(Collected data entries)
--*--

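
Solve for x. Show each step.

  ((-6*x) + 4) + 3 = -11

Step 1. [((-6*x) + 4) + 3 = -11] 3 comes off first (subtract 3) ⇒ sub: (-6*x) + 4 = -14.
Step 2. [(-6*x) + 4 = -14] the outer +4 inverts by subtracting 4, so sub: -6*x = -18.
Step 3. [-6*x = -18] leading coefficient -6: divide by -6 ⇒ div: x = 3.

Answer: x ∈ {3}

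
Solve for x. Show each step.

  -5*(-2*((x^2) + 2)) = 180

Step 1. [-5*(-2*((x^2) + 2)) = 180] LHS = -5·(…); ÷-5 both sides ⇒ div: -2*((x^2) + 2) = -36.
Step 2. [-2*((x^2) + 2) = -36] divide by the outer -2, so div: (x^2) + 2 = 18.
Step 3. [(x^2) + 2 = 18] +2 is outermost — subtract 2 both sides. So sub: x^2 = 16.
Step 4. [x^2 = 16] √ both sides: 16 ≥ 0 gives two branches. So sqrt: x = 4 or -4.

Answer: x ∈ {-4, 4}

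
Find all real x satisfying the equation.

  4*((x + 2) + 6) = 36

Step 1. [4*((x + 2) + 6) = 36] 4 out front; divide by 4. So div: (x + 2) + 6 = 9.
Step 2. [(x + 2) + 6 = 9] 6 comes off first (subtract 6), so sub: x + 2 = 3.
Step 3. [x + 2 = 3] the outer +2 inverts by subtracting 2. So sub: x = 1.

Answer: x ∈ {1}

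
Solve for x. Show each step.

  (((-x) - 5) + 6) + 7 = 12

Step 1. [(((-x) - 5) + 6) + 7 = 12] subtract 7: x sits inside (… + 7). So sub: ((-x) - 5) + 6 = 5.
Step 2. [((-x) - 5) + 6 = 5] subtract 6: x sits inside (… + 6), so sub: (-x) - 5 = -1.
Step 3. [(-x) - 5 = -1] the outer -5 inverts by adding 5. So sub: -x = 4.
Step 4. [-x = 4] leading − — multiply by −1. So neg: x = -4.

Answer: x ∈ {-4}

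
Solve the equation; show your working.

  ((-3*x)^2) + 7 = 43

Step 1. [((-3*x)^2) + 7 = 43] +7 is outermost — subtract 7 both sides, so sub: (-3*x)^2 = 36.
Step 2. [(-3*x)^2 = 36] LHS squared, RHS 36 ≥ 0: apply √ (±), so sqrt: -3*x = 6 or -6.
Step 3. [-3*x = 6 or -6] -3·(inner) — divide through by -3. So div: x = -2 or 2.

Answer: x ∈ {-2, 2}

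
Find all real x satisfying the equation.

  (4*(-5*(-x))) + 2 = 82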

--*--

Exercise directions ▸ Write out the records above exactly as given.

Exercise result ▸
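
Solve for x. Show each step.

  ((-6*x) + 4) + 3 = -11

Step 1. [((-6*x) + 4) + 3 = -11] 3 comes off first (subtract 3) ⇒ sub: (-6*x) + 4 = -14.
Step 2. [(-6*x) + 4 = -14] the outer +4 inverts by subtracting 4, so sub: -6*x = -18.
Step 3. [-6*x = -18] leading coefficient -6: divide by -6 ⇒ div: x = 3.

Answer: x ∈ {3}

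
Solve for x. Show each step.

  -5*(-2*((x^2) + 2)) = 180

Step 1. [-5*(-2*((x^2) + 2)) = 180] LHS = -5·(…); ÷-5 both sides ⇒ div: -2*((x^2) + 2) = -36.
Step 2. [-2*((x^2) + 2) = -36] divide by the outer -2, so div: (x^2) + 2 = 18.
Step 3. [(x^2) + 2 = 18] +2 is outermost — subtract 2 both sides. So sub: x^2 = 16.
Step 4. [x^2 = 16] √ both sides: 16 ≥ 0 gives two branches. So sqrt: x = 4 or -4.

Answer: x ∈ {-4, 4}

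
Find all real x satisfying the equation.

  4*((x + 2) + 6) = 36

Step 1. [4*((x + 2) + 6) = 36] 4 out front; divide by 4. So div: (x + 2) + 6 = 9.
Step 2. [(x + 2) + 6 = 9] 6 comes off first (subtract 6), so sub: x + 2 = 3.
Step 3. [x + 2 = 3] the outer +2 inverts by subtracting 2. So sub: x = 1.

Answer: x ∈ {1}

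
Solve for x. Show each step.

  (((-x) - 5) + 6) + 7 = 12

Step 1. [(((-x) - 5) + 6) + 7 = 12] subtract 7: x sits inside (… + 7). So sub: ((-x) - 5) + 6 = 5.
Step 2. [((-x) - 5) + 6 = 5] subtract 6: x sits inside (… + 6), so sub: (-x) - 5 = -1.
Step 3. [(-x) - 5 = -1] the outer -5 inverts by adding 5. So sub: -x = 4.
Step 4. [-x = 4] leading − — multiply by −1. So neg: x = -4.

Answer: x ∈ {-4}

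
Solve the equation; show your working.

  ((-3*x)^2) + 7 = 43

Step 1. [((-3*x)^2) + 7 = 43] +7 is outermost — subtract 7 both sides, so sub: (-3*x)^2 = 36.
Step 2. [(-3*x)^2 = 36] LHS squared, RHS 36 ≥ 0: apply √ (±), so sqrt: -3*x = 6 or -6.
Step 3. [-3*x = 6 or -6] -3·(inner) — divide through by -3. So div: x = -2 or 2.

Answer: x ∈ {-2, 2}

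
Find all real x satisfying the equation.

  (4*(-5*(-x))) + 2 = 82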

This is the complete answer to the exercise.